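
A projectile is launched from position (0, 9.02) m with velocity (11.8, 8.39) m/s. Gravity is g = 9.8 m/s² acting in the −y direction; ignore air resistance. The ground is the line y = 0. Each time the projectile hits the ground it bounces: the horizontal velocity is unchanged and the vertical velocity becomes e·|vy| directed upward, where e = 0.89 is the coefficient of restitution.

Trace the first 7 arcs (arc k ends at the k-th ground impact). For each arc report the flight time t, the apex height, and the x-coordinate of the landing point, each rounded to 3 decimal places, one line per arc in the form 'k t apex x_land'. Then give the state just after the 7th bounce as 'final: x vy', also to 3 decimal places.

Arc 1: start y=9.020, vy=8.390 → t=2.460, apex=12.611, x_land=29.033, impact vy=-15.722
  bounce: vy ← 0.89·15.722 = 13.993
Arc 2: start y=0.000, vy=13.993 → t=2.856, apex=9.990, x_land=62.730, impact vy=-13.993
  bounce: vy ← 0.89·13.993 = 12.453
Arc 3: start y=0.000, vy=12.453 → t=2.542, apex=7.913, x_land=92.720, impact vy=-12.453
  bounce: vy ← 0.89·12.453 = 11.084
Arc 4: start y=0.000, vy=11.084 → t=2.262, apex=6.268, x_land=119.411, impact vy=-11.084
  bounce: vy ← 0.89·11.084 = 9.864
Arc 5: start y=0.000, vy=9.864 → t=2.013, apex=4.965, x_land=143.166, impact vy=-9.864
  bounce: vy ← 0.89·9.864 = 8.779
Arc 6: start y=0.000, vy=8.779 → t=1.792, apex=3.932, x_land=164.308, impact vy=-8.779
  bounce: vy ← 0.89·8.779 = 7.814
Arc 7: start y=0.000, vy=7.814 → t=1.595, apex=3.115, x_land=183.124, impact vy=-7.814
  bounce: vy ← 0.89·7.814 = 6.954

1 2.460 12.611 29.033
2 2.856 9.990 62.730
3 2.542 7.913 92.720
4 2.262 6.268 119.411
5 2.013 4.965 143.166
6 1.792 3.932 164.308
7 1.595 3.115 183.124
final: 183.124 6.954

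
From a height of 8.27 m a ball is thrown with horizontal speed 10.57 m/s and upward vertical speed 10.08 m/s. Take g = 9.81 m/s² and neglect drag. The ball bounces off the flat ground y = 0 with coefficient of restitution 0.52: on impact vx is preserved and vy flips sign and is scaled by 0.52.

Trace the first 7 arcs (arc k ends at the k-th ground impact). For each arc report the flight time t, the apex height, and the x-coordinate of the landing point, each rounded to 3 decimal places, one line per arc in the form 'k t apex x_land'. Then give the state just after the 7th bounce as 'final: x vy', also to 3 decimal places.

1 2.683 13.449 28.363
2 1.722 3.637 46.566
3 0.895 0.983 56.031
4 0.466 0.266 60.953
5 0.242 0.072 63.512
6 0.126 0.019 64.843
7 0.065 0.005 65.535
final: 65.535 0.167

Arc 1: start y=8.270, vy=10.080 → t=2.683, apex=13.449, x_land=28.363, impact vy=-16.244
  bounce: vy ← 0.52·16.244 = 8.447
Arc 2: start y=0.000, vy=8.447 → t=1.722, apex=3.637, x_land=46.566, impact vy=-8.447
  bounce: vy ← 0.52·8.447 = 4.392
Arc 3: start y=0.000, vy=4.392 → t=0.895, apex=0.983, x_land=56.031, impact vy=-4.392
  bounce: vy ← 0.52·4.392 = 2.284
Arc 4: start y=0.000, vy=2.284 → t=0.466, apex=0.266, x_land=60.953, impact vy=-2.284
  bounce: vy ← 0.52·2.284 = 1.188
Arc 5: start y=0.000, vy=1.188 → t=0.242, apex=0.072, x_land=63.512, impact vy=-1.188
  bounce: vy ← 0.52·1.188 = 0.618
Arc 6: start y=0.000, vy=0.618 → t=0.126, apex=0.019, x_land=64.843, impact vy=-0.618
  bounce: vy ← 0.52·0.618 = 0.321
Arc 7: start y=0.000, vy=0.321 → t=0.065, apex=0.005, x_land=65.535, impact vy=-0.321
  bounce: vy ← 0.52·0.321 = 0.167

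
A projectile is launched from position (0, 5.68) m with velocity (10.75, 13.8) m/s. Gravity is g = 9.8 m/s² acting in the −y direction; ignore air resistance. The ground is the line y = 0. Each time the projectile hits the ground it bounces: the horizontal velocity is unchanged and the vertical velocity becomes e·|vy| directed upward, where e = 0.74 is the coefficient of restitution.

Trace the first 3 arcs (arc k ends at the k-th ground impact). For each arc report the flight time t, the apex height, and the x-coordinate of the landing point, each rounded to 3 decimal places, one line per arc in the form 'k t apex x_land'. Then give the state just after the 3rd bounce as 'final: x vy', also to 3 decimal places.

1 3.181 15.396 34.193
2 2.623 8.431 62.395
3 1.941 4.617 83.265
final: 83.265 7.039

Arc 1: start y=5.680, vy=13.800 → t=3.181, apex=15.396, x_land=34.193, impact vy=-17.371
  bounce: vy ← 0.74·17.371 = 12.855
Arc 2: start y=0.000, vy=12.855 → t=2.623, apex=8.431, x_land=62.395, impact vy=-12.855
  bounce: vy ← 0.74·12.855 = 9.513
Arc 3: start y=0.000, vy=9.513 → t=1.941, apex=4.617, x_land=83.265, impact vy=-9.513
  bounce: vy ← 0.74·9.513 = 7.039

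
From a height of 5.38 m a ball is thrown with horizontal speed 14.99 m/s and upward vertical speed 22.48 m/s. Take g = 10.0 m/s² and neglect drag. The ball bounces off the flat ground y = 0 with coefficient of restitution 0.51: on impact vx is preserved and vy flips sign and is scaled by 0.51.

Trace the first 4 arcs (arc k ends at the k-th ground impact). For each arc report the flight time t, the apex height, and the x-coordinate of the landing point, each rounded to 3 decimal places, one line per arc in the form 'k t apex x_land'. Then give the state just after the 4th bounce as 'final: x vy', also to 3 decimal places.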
------------------------------------------------
• **REQUIRED WORK**
Repeat the whole listing above, word for word.

• **OUTPUT**
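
A projectile is launched from position (0, 9.02) m with velocity (11.8, 8.39) m/s. Gravity is g = 9.8 m/s² acting in the −y direction; ignore air resistance. The ground is the line y = 0. Each time the projectile hits the ground it bounces: the horizontal velocity is unchanged and the vertical velocity becomes e·|vy| directed upward, where e = 0.89 is the coefficient of restitution.

Trace the first 7 arcs (arc k ends at the k-th ground impact). For each arc report the flight time t, the apex height, and the x-coordinate of the landing point, each rounded to 3 decimal places, one line per arc in the form 'k t apex x_land'. Then give the state just after the 7th bounce as 'final: x vy', also to 3 decimal places.

Arc 1: start y=9.020, vy=8.390 → t=2.460, apex=12.611, x_land=29.033, impact vy=-15.722
  bounce: vy ← 0.89·15.722 = 13.993
Arc 2: start y=0.000, vy=13.993 → t=2.856, apex=9.990, x_land=62.730, impact vy=-13.993
  bounce: vy ← 0.89·13.993 = 12.453
Arc 3: start y=0.000, vy=12.453 → t=2.542, apex=7.913, x_land=92.720, impact vy=-12.453
  bounce: vy ← 0.89·12.453 = 11.084
Arc 4: start y=0.000, vy=11.084 → t=2.262, apex=6.268, x_land=119.411, impact vy=-11.084
  bounce: vy ← 0.89·11.084 = 9.864
Arc 5: start y=0.000, vy=9.864 → t=2.013, apex=4.965, x_land=143.166, impact vy=-9.864
  bounce: vy ← 0.89·9.864 = 8.779
Arc 6: start y=0.000, vy=8.779 → t=1.792, apex=3.932, x_land=164.308, impact vy=-8.779
  bounce: vy ← 0.89·8.779 = 7.814
Arc 7: start y=0.000, vy=7.814 → t=1.595, apex=3.115, x_land=183.124, impact vy=-7.814
  bounce: vy ← 0.89·7.814 = 6.954

1 2.460 12.611 29.033
2 2.856 9.990 62.730
3 2.542 7.913 92.720
4 2.262 6.268 119.411
5 2.013 4.965 143.166
6 1.792 3.932 164.308
7 1.595 3.115 183.124
final: 183.124 6.954

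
From a height of 8.27 m a ball is thrown with horizontal speed 10.57 m/s and upward vertical speed 10.08 m/s. Take g = 9.81 m/s² and neglect drag. The ball bounces off the flat ground y = 0 with coefficient of restitution 0.52: on impact vx is preserved and vy flips sign and is scaled by 0.52.

Trace the first 7 arcs (arc k ends at the k-th ground impact). For each arc report the flight time t, the apex height, and the x-coordinate of the landing point, each rounded to 3 decimal places, one line per arc in the form 'k t apex x_land'. Then give the state just after the 7th bounce as 'final: x vy', also to 3 decimal places.

1 2.683 13.449 28.363
2 1.722 3.637 46.566
3 0.895 0.983 56.031
4 0.466 0.266 60.953
5 0.242 0.072 63.512
6 0.126 0.019 64.843
7 0.065 0.005 65.535
final: 65.535 0.167

Arc 1: start y=8.270, vy=10.080 → t=2.683, apex=13.449, x_land=28.363, impact vy=-16.244
  bounce: vy ← 0.52·16.244 = 8.447
Arc 2: start y=0.000, vy=8.447 → t=1.722, apex=3.637, x_land=46.566, impact vy=-8.447
  bounce: vy ← 0.52·8.447 = 4.392
Arc 3: start y=0.000, vy=4.392 → t=0.895, apex=0.983, x_land=56.031, impact vy=-4.392
  bounce: vy ← 0.52·4.392 = 2.284
Arc 4: start y=0.000, vy=2.284 → t=0.466, apex=0.266, x_land=60.953, impact vy=-2.284
  bounce: vy ← 0.52·2.284 = 1.188
Arc 5: start y=0.000, vy=1.188 → t=0.242, apex=0.072, x_land=63.512, impact vy=-1.188
  bounce: vy ← 0.52·1.188 = 0.618
Arc 6: start y=0.000, vy=0.618 → t=0.126, apex=0.019, x_land=64.843, impact vy=-0.618
  bounce: vy ← 0.52·0.618 = 0.321
Arc 7: start y=0.000, vy=0.321 → t=0.065, apex=0.005, x_land=65.535, impact vy=-0.321
  bounce: vy ← 0.52·0.321 = 0.167

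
A projectile is launched from position (0, 5.68) m with velocity (10.75, 13.8) m/s. Gravity is g = 9.8 m/s² acting in the −y direction; ignore air resistance. The ground is the line y = 0. Each time the projectile hits the ground it bounces: the horizontal velocity is unchanged and the vertical velocity becomes e·|vy| directed upward, where e = 0.74 is the coefficient of restitution.

Trace the first 3 arcs (arc k ends at the k-th ground impact). For each arc report the flight time t, the apex height, and the x-coordinate of the landing point, each rounded to 3 decimal places, one line per arc in the form 'k t apex x_land'. Then give the state just after the 3rd bounce as 'final: x vy', also to 3 decimal places.

1 3.181 15.396 34.193
2 2.623 8.431 62.395
3 1.941 4.617 83.265
final: 83.265 7.039

Arc 1: start y=5.680, vy=13.800 → t=3.181, apex=15.396, x_land=34.193, impact vy=-17.371
  bounce: vy ← 0.74·17.371 = 12.855
Arc 2: start y=0.000, vy=12.855 → t=2.623, apex=8.431, x_land=62.395, impact vy=-12.855
  bounce: vy ← 0.74·12.855 = 9.513
Arc 3: start y=0.000, vy=9.513 → t=1.941, apex=4.617, x_land=83.265, impact vy=-9.513
  bounce: vy ← 0.74·9.513 = 7.039

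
From a height of 5.38 m a ball is thrown with horizontal speed 14.99 m/s and upward vertical speed 22.48 m/s. Take g = 10.0 m/s² and neglect drag. The ball bounces off the flat ground y = 0 with coefficient of restitution 0.51: on impact vx is preserved and vy flips sign and is scaled by 0.51.

Trace the first 4 arcs (arc k ends at the k-th ground impact). For each arc report the flight time t, the apex height, and the x-coordinate of the landing point, each rounded to 3 decimal places, one line per arc in the form 'k t apex x_land'. Then give the state just after the 4th bounce as 'final: x vy', also to 3 decimal places.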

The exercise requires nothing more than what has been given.